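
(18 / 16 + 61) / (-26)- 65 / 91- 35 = -55479 / 1456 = -38.10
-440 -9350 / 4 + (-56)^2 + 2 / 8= 1435 / 4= 358.75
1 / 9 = 0.11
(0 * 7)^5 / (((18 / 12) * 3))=0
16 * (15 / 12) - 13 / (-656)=13133 / 656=20.02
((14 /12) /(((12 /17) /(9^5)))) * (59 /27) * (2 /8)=1706103 /32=53315.72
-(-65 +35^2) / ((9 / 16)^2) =-296960 / 81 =-3666.17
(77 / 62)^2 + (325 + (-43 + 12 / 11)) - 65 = 9286975 / 42284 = 219.63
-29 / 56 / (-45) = 29 / 2520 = 0.01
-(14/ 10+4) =-27/ 5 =-5.40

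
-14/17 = -0.82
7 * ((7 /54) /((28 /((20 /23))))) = 35 /1242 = 0.03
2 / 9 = 0.22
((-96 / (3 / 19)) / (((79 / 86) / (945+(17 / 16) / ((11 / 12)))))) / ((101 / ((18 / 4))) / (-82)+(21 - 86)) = 100404979704 / 10465367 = 9594.02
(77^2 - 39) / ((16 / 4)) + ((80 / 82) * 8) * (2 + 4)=124585 / 82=1519.33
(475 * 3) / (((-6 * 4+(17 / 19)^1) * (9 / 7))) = -47.97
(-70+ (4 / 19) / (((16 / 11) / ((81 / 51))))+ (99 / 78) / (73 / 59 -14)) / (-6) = 294555863 / 25294776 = 11.64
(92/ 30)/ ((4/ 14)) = 161/ 15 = 10.73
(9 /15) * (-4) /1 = -12 /5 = -2.40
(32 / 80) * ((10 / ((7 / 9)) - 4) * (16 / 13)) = 1984 / 455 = 4.36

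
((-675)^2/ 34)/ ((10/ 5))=455625/ 68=6700.37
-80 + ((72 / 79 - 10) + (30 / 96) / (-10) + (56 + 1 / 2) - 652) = -1730719 / 2528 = -684.62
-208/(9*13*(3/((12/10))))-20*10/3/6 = -532/45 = -11.82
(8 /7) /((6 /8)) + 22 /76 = 1447 /798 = 1.81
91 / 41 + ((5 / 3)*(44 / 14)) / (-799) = 1522379 / 687939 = 2.21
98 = 98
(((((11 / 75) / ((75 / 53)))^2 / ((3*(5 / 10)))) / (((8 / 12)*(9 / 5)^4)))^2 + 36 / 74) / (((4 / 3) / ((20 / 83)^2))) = 7943347811158908508 / 374944332511726734375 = 0.02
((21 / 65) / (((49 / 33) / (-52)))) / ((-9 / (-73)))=-3212 / 35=-91.77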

### [TASK INSTRUCTIONS]
Transcribe the material above word for word.

### [RESPONSE BOX]
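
(18 / 16 + 61) / (-26)- 65 / 91- 35 = -55479 / 1456 = -38.10
-440 -9350 / 4 + (-56)^2 + 2 / 8= 1435 / 4= 358.75
1 / 9 = 0.11
(0 * 7)^5 / (((18 / 12) * 3))=0
16 * (15 / 12) - 13 / (-656)=13133 / 656=20.02
((14 /12) /(((12 /17) /(9^5)))) * (59 /27) * (2 /8)=1706103 /32=53315.72
-(-65 +35^2) / ((9 / 16)^2) =-296960 / 81 =-3666.17
(77 / 62)^2 + (325 + (-43 + 12 / 11)) - 65 = 9286975 / 42284 = 219.63
-29 / 56 / (-45) = 29 / 2520 = 0.01
-(14/ 10+4) =-27/ 5 =-5.40

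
-14/17 = -0.82
7 * ((7 /54) /((28 /((20 /23))))) = 35 /1242 = 0.03
2 / 9 = 0.22
((-96 / (3 / 19)) / (((79 / 86) / (945+(17 / 16) / ((11 / 12)))))) / ((101 / ((18 / 4))) / (-82)+(21 - 86)) = 100404979704 / 10465367 = 9594.02
(77^2 - 39) / ((16 / 4)) + ((80 / 82) * 8) * (2 + 4)=124585 / 82=1519.33
(475 * 3) / (((-6 * 4+(17 / 19)^1) * (9 / 7))) = -47.97
(-70+ (4 / 19) / (((16 / 11) / ((81 / 51))))+ (99 / 78) / (73 / 59 -14)) / (-6) = 294555863 / 25294776 = 11.64
(92/ 30)/ ((4/ 14)) = 161/ 15 = 10.73
(9 /15) * (-4) /1 = -12 /5 = -2.40
(32 / 80) * ((10 / ((7 / 9)) - 4) * (16 / 13)) = 1984 / 455 = 4.36

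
((-675)^2/ 34)/ ((10/ 5))=455625/ 68=6700.37
-80 + ((72 / 79 - 10) + (30 / 96) / (-10) + (56 + 1 / 2) - 652) = -1730719 / 2528 = -684.62
-208/(9*13*(3/((12/10))))-20*10/3/6 = -532/45 = -11.82
(8 /7) /((6 /8)) + 22 /76 = 1447 /798 = 1.81
91 / 41 + ((5 / 3)*(44 / 14)) / (-799) = 1522379 / 687939 = 2.21
98 = 98
(((((11 / 75) / ((75 / 53)))^2 / ((3*(5 / 10)))) / (((8 / 12)*(9 / 5)^4)))^2 + 36 / 74) / (((4 / 3) / ((20 / 83)^2))) = 7943347811158908508 / 374944332511726734375 = 0.02
((21 / 65) / (((49 / 33) / (-52)))) / ((-9 / (-73)))=-3212 / 35=-91.77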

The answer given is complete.